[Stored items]
Start of Block
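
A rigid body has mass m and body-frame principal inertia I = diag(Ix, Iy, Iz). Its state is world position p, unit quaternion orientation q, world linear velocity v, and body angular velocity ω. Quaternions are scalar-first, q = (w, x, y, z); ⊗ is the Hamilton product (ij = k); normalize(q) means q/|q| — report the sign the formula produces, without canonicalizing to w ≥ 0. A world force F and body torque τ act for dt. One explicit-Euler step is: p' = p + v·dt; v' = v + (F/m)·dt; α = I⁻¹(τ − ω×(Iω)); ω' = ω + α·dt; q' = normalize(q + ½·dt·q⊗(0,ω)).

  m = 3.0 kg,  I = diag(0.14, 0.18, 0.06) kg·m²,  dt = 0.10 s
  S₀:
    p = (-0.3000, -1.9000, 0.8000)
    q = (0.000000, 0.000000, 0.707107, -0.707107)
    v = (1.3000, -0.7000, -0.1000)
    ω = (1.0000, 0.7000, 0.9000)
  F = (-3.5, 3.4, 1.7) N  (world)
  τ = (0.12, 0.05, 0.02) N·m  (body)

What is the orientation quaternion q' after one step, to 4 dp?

q⊗(0,ω) = (0.1414214, 1.1313712, -0.7071070, -0.7071070)
updated quaternion q' = (0.0071, 0.0564, 0.6698, -0.7403)

q' = (0.0071, 0.0564, 0.6698, -0.7403)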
End of Block
### [Task directions]
Send back the lines of the records word for word, from the very first through the line containing "τ = (0.12, 0.05, 0.02)".

### [Your solution]
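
A rigid body has mass m and body-frame principal inertia I = diag(Ix, Iy, Iz). Its state is world position p, unit quaternion orientation q, world linear velocity v, and body angular velocity ω. Quaternions are scalar-first, q = (w, x, y, z); ⊗ is the Hamilton product (ij = k); normalize(q) means q/|q| — report the sign the formula produces, without canonicalizing to w ≥ 0. A world force F and body torque τ act for dt. One explicit-Euler step is: p' = p + v·dt; v' = v + (F/m)·dt; α = I⁻¹(τ − ω×(Iω)); ω' = ω + α·dt; q' = normalize(q + ½·dt·q⊗(0,ω)).

  m = 3.0 kg,  I = diag(0.14, 0.18, 0.06) kg·m²,  dt = 0.10 s
  S₀:
    p = (-0.3000, -1.9000, 0.8000)
    q = (0.000000, 0.000000, 0.707107, -0.707107)
    v = (1.3000, -0.7000, -0.1000)
    ω = (1.0000, 0.7000, 0.9000)
  F = (-3.5, 3.4, 1.7) N  (world)
  τ = (0.12, 0.05, 0.02) N·m  (body)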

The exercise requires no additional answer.